EXERCISE INPUTS →

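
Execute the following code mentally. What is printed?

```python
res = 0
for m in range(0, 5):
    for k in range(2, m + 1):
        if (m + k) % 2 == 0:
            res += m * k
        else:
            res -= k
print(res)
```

m=2,k=2: even sum, res = 0+4 = 4
m=3,k=2: odd sum, res = 4-2 = 2
m=3,k=3: even sum, res = 2+9 = 11
m=4,k=2: even sum, res = 11+8 = 19
m=4,k=3: odd sum, res = 19-3 = 16
m=4,k=4: even sum, res = 16+16 = 32

32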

AIM OF THE TASK →
Each line in the listing above is to be returned unchanged.

REPLY →
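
Execute the following code mentally. What is printed?

```python
res = 0
for m in range(0, 5):
    for k in range(2, m + 1):
        if (m + k) % 2 == 0:
            res += m * k
        else:
            res -= k
print(res)
```

m=2,k=2: even sum, res = 0+4 = 4
m=3,k=2: odd sum, res = 4-2 = 2
m=3,k=3: even sum, res = 2+9 = 11
m=4,k=2: even sum, res = 11+8 = 19
m=4,k=3: odd sum, res = 19-3 = 16
m=4,k=4: even sum, res = 16+16 = 32

32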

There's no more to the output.